-- THE PROBLEM --
The answer must consist solely of the lines from the one containing "What is the smallest" to the end of the entries below, repeated exactly.
___ ENTRIES PROVIDED ___
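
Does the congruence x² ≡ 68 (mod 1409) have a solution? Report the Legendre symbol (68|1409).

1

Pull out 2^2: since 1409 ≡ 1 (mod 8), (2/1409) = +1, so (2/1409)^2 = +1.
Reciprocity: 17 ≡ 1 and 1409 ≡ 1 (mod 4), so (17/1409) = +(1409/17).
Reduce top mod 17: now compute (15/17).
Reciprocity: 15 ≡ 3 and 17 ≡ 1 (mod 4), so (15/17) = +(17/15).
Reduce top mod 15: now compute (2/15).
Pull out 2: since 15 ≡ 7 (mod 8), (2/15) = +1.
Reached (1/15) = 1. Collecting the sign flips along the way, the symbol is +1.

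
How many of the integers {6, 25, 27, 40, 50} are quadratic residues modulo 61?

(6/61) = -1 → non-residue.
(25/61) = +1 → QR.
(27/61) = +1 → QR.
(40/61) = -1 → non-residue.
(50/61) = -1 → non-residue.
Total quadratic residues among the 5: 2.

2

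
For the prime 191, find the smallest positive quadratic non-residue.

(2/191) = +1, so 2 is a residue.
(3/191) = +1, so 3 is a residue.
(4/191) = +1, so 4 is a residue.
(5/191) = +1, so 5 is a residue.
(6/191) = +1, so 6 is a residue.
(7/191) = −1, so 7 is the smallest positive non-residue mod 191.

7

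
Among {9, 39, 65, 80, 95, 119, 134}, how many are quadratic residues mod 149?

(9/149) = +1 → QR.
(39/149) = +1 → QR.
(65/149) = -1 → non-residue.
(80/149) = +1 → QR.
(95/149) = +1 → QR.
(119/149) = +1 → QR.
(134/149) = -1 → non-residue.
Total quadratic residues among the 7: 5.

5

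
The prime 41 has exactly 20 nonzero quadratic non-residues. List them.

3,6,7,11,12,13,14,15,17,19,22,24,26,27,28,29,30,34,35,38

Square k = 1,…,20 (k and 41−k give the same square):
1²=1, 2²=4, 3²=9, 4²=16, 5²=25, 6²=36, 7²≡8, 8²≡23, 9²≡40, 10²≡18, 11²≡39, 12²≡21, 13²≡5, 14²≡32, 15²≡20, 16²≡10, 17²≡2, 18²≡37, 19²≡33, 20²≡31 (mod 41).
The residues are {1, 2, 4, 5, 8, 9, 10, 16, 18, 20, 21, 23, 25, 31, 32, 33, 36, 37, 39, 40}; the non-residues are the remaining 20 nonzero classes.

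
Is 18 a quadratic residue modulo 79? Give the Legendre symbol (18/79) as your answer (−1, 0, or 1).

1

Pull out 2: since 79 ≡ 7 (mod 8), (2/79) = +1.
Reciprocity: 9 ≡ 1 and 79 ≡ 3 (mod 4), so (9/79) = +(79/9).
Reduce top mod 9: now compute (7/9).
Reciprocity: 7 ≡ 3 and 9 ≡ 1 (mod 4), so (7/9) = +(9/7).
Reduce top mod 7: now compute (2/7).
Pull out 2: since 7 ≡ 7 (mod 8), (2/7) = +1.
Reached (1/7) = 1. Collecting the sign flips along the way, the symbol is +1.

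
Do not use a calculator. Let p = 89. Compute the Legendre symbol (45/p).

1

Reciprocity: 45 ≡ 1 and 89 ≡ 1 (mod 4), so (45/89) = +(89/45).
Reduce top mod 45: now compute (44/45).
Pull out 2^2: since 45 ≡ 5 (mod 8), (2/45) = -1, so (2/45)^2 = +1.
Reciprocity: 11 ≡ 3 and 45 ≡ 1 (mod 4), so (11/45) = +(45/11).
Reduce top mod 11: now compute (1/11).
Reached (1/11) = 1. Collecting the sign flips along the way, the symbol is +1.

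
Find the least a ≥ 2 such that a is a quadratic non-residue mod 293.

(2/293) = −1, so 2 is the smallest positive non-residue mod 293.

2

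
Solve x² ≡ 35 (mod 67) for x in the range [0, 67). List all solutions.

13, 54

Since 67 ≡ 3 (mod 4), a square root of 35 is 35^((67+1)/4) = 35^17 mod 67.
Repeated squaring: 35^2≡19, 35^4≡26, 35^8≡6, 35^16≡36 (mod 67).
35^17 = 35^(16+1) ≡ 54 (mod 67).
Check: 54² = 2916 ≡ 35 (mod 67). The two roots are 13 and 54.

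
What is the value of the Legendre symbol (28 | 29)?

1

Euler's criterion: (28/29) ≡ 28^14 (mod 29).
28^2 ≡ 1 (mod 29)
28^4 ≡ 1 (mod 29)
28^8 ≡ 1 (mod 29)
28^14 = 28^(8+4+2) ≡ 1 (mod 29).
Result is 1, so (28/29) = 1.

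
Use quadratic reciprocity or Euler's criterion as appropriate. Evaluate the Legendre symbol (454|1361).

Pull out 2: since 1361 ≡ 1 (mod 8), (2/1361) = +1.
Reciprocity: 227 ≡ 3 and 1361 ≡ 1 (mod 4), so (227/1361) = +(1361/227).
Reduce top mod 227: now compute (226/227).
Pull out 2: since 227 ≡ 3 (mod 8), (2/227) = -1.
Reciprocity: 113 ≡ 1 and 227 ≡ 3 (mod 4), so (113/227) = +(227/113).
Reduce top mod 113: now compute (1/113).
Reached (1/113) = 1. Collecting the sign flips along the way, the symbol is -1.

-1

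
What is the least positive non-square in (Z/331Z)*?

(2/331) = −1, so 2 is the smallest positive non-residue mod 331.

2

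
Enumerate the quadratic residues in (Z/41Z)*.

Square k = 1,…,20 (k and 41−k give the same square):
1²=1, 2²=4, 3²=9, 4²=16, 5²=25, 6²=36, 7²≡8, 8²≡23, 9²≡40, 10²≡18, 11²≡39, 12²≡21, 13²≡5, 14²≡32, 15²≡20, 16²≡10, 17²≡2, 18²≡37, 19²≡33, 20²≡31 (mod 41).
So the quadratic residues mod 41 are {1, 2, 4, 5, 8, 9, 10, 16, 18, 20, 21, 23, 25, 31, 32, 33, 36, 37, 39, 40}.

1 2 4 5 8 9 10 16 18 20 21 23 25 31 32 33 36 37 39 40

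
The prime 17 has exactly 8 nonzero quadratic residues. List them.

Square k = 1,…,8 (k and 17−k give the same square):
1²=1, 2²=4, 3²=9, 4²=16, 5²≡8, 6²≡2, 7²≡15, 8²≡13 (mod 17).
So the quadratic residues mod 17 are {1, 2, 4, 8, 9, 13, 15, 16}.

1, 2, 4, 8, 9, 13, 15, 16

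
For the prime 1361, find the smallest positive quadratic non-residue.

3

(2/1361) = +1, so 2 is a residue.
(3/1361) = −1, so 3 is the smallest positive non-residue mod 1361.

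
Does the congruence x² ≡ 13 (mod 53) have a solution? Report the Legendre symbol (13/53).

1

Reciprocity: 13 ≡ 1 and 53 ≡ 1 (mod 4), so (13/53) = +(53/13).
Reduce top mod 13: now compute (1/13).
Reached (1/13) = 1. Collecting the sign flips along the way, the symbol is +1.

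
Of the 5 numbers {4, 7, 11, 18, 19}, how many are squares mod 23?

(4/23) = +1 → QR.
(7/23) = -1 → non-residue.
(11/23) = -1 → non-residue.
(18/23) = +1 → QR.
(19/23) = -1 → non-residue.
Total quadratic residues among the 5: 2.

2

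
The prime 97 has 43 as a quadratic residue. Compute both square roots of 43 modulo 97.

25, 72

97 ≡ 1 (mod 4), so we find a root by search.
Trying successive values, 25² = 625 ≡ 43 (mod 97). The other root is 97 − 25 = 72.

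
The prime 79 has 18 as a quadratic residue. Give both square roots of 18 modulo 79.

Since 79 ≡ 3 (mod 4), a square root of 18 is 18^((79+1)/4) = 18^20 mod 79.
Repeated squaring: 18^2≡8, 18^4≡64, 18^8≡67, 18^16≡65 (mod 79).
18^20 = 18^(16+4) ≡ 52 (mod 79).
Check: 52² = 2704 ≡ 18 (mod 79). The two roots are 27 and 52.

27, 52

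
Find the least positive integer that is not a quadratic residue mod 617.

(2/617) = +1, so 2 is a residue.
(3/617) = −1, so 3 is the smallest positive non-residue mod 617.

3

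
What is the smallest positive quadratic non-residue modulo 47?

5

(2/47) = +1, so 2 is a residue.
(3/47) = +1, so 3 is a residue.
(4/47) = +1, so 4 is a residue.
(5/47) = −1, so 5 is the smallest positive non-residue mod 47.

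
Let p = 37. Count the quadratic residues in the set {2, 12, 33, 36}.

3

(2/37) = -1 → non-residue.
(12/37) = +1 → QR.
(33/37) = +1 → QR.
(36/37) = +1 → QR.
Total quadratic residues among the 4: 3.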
___
-- TASK ANSWER --
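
What is the smallest positive quadratic non-residue modulo 47?

5

(2/47) = +1, so 2 is a residue.
(3/47) = +1, so 3 is a residue.
(4/47) = +1, so 4 is a residue.
(5/47) = −1, so 5 is the smallest positive non-residue mod 47.

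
Let p = 37. Count the quadratic residues in the set {2, 12, 33, 36}.

3

(2/37) = -1 → non-residue.
(12/37) = +1 → QR.
(33/37) = +1 → QR.
(36/37) = +1 → QR.
Total quadratic residues among the 4: 3.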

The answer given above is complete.